**WHAT THIS TASK INVOLVES**
Hand back each record exactly as you find it.

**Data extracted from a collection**
☆ ☆ ☆ ☆ ☆ ☆ ☆

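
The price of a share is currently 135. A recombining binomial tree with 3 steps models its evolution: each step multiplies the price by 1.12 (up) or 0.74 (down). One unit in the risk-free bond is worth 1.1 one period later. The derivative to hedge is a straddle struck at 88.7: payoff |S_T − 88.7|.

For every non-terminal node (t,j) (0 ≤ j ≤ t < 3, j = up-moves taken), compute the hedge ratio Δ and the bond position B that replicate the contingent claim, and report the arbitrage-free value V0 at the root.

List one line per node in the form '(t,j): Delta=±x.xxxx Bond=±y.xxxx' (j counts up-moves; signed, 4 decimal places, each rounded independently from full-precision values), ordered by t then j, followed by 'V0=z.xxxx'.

Under the risk-neutral measure, an up-move has probability p* = (R−d)/(u−d) = 0.9474 and values discount at R = 1.1.
Payoff layer (t=3): V(3,0)=33.9948, V(3,1)=5.9029, V(3,2)=36.6146, V(3,3)=100.9653
(2,0): S=73.9260. Δ = (V_up−V_dn)/(S_up−S_dn) = (5.9029−33.9948)/(82.7971−54.7052) = -1.0000. V = [p*·5.9029 + (1−p*)·33.9948]/1.1 = 6.7104. B = V − Δ·S = 80.6364.
(2,1): S=111.8880. Δ = (V_up−V_dn)/(S_up−S_dn) = (36.6146−5.9029)/(125.3146−82.7971) = 0.7223. V = [p*·36.6146 + (1−p*)·5.9029]/1.1 = 31.8165. B = V − Δ·S = -49.0037.
(2,2): S=169.3440. Δ = (V_up−V_dn)/(S_up−S_dn) = (100.9653−36.6146)/(189.6653−125.3146) = 1.0000. V = [p*·100.9653 + (1−p*)·36.6146]/1.1 = 88.7076. B = V − Δ·S = -80.6364.
(1,0): S=99.9000. Δ = (V_up−V_dn)/(S_up−S_dn) = (31.8165−6.7104)/(111.8880−73.9260) = 0.6613. V = [p*·31.8165 + (1−p*)·6.7104]/1.1 = 27.7228. B = V − Δ·S = -38.3459.
(1,1): S=151.2000. Δ = (V_up−V_dn)/(S_up−S_dn) = (88.7076−31.8165)/(169.3440−111.8880) = 0.9902. V = [p*·88.7076 + (1−p*)·31.8165]/1.1 = 77.9212. B = V − Δ·S = -71.7923.
(0,0): S=135.0000. Δ = (V_up−V_dn)/(S_up−S_dn) = (77.9212−27.7228)/(151.2000−99.9000) = 0.9785. V = [p*·77.9212 + (1−p*)·27.7228]/1.1 = 68.4357. B = V − Δ·S = -63.6654.
Root portfolio cost Δ·135+B reproduces V0=68.4357.

(0,0): Delta=0.9785 Bond=-63.6654
(1,0): Delta=0.6613 Bond=-38.3459
(1,1): Delta=0.9902 Bond=-71.7923
(2,0): Delta=-1.0000 Bond=80.6364
(2,1): Delta=0.7223 Bond=-49.0037
(2,2): Delta=1.0000 Bond=-80.6364
V0=68.4357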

☆ ☆ ☆ ☆ ☆ ☆ ☆

**ANSWER TO THE EXERCISE**
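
The price of a share is currently 135. A recombining binomial tree with 3 steps models its evolution: each step multiplies the price by 1.12 (up) or 0.74 (down). One unit in the risk-free bond is worth 1.1 one period later. The derivative to hedge is a straddle struck at 88.7: payoff |S_T − 88.7|.

For every non-terminal node (t,j) (0 ≤ j ≤ t < 3, j = up-moves taken), compute the hedge ratio Δ and the bond position B that replicate the contingent claim, and report the arbitrage-free value V0 at the root.

List one line per node in the form '(t,j): Delta=±x.xxxx Bond=±y.xxxx' (j counts up-moves; signed, 4 decimal places, each rounded independently from full-precision values), ordered by t then j, followed by 'V0=z.xxxx'.

Under the risk-neutral measure, an up-move has probability p* = (R−d)/(u−d) = 0.9474 and values discount at R = 1.1.
Payoff layer (t=3): V(3,0)=33.9948, V(3,1)=5.9029, V(3,2)=36.6146, V(3,3)=100.9653
(2,0): S=73.9260. Δ = (V_up−V_dn)/(S_up−S_dn) = (5.9029−33.9948)/(82.7971−54.7052) = -1.0000. V = [p*·5.9029 + (1−p*)·33.9948]/1.1 = 6.7104. B = V − Δ·S = 80.6364.
(2,1): S=111.8880. Δ = (V_up−V_dn)/(S_up−S_dn) = (36.6146−5.9029)/(125.3146−82.7971) = 0.7223. V = [p*·36.6146 + (1−p*)·5.9029]/1.1 = 31.8165. B = V − Δ·S = -49.0037.
(2,2): S=169.3440. Δ = (V_up−V_dn)/(S_up−S_dn) = (100.9653−36.6146)/(189.6653−125.3146) = 1.0000. V = [p*·100.9653 + (1−p*)·36.6146]/1.1 = 88.7076. B = V − Δ·S = -80.6364.
(1,0): S=99.9000. Δ = (V_up−V_dn)/(S_up−S_dn) = (31.8165−6.7104)/(111.8880−73.9260) = 0.6613. V = [p*·31.8165 + (1−p*)·6.7104]/1.1 = 27.7228. B = V − Δ·S = -38.3459.
(1,1): S=151.2000. Δ = (V_up−V_dn)/(S_up−S_dn) = (88.7076−31.8165)/(169.3440−111.8880) = 0.9902. V = [p*·88.7076 + (1−p*)·31.8165]/1.1 = 77.9212. B = V − Δ·S = -71.7923.
(0,0): S=135.0000. Δ = (V_up−V_dn)/(S_up−S_dn) = (77.9212−27.7228)/(151.2000−99.9000) = 0.9785. V = [p*·77.9212 + (1−p*)·27.7228]/1.1 = 68.4357. B = V − Δ·S = -63.6654.
Root portfolio cost Δ·135+B reproduces V0=68.4357.

(0,0): Delta=0.9785 Bond=-63.6654
(1,0): Delta=0.6613 Bond=-38.3459
(1,1): Delta=0.9902 Bond=-71.7923
(2,0): Delta=-1.0000 Bond=80.6364
(2,1): Delta=0.7223 Bond=-49.0037
(2,2): Delta=1.0000 Bond=-80.6364
V0=68.4357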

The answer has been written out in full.